▶ [WORK INSTRUCTIONS] Every record must be retyped exactly as it reads.
Start of Block
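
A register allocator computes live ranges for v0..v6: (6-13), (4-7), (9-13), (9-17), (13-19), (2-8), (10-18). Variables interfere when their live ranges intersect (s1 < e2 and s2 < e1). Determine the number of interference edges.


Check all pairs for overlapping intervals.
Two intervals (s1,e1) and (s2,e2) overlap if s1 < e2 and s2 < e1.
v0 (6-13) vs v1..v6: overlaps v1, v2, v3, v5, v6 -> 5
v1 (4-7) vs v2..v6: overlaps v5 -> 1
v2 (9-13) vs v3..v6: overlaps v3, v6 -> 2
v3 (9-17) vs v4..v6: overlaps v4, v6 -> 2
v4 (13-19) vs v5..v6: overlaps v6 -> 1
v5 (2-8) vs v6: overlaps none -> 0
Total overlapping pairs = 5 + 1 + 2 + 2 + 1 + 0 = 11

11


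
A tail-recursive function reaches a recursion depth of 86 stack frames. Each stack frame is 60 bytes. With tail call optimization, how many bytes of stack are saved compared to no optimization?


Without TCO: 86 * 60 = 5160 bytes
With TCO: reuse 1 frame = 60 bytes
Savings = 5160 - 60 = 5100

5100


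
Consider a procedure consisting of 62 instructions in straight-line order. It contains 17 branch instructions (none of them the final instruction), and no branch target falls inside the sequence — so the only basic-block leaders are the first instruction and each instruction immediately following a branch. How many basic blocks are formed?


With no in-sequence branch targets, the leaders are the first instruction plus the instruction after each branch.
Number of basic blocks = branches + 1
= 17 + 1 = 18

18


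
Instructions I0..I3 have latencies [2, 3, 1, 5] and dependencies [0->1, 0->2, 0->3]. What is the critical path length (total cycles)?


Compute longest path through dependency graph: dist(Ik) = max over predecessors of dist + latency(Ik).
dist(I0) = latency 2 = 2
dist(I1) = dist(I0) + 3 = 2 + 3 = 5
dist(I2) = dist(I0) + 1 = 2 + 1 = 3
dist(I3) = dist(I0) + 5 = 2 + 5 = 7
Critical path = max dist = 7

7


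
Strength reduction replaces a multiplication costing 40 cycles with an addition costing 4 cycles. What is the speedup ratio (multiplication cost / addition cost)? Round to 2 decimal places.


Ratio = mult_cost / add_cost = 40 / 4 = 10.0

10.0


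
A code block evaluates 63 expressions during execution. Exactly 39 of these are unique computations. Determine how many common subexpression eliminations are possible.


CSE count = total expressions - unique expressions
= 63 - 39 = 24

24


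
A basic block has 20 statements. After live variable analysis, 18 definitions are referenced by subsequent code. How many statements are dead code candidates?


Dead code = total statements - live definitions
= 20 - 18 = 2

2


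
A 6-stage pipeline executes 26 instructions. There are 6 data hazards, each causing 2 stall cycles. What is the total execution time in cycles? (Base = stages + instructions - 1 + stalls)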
End of Block
▶ [RESPONSE TO THE TASK]
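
A register allocator computes live ranges for v0..v6: (6-13), (4-7), (9-13), (9-17), (13-19), (2-8), (10-18). Variables interfere when their live ranges intersect (s1 < e2 and s2 < e1). Determine the number of interference edges.


Check all pairs for overlapping intervals.
Two intervals (s1,e1) and (s2,e2) overlap if s1 < e2 and s2 < e1.
v0 (6-13) vs v1..v6: overlaps v1, v2, v3, v5, v6 -> 5
v1 (4-7) vs v2..v6: overlaps v5 -> 1
v2 (9-13) vs v3..v6: overlaps v3, v6 -> 2
v3 (9-17) vs v4..v6: overlaps v4, v6 -> 2
v4 (13-19) vs v5..v6: overlaps v6 -> 1
v5 (2-8) vs v6: overlaps none -> 0
Total overlapping pairs = 5 + 1 + 2 + 2 + 1 + 0 = 11

11


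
A tail-recursive function reaches a recursion depth of 86 stack frames. Each stack frame is 60 bytes. With tail call optimization, how many bytes of stack are saved compared to no optimization?


Without TCO: 86 * 60 = 5160 bytes
With TCO: reuse 1 frame = 60 bytes
Savings = 5160 - 60 = 5100

5100


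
Consider a procedure consisting of 62 instructions in straight-line order. It contains 17 branch instructions (none of them the final instruction), and no branch target falls inside the sequence — so the only basic-block leaders are the first instruction and each instruction immediately following a branch. How many basic blocks are formed?


With no in-sequence branch targets, the leaders are the first instruction plus the instruction after each branch.
Number of basic blocks = branches + 1
= 17 + 1 = 18

18


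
Instructions I0..I3 have latencies [2, 3, 1, 5] and dependencies [0->1, 0->2, 0->3]. What is the critical path length (total cycles)?


Compute longest path through dependency graph: dist(Ik) = max over predecessors of dist + latency(Ik).
dist(I0) = latency 2 = 2
dist(I1) = dist(I0) + 3 = 2 + 3 = 5
dist(I2) = dist(I0) + 1 = 2 + 1 = 3
dist(I3) = dist(I0) + 5 = 2 + 5 = 7
Critical path = max dist = 7

7


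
Strength reduction replaces a multiplication costing 40 cycles with an addition costing 4 cycles. What is the speedup ratio (multiplication cost / addition cost)? Round to 2 decimal places.


Ratio = mult_cost / add_cost = 40 / 4 = 10.0

10.0


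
A code block evaluates 63 expressions during execution. Exactly 39 of these are unique computations. Determine how many common subexpression eliminations are possible.


CSE count = total expressions - unique expressions
= 63 - 39 = 24

24


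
A basic block has 20 statements. After live variable analysis, 18 definitions are referenced by subsequent code. How many statements are dead code candidates?


Dead code = total statements - live definitions
= 20 - 18 = 2

2


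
A 6-stage pipeline executes 26 instructions. There are 6 data hazards, each causing 2 stall cycles. What is the total execution time in cycles? (Base = stages + instructions - 1 + stalls)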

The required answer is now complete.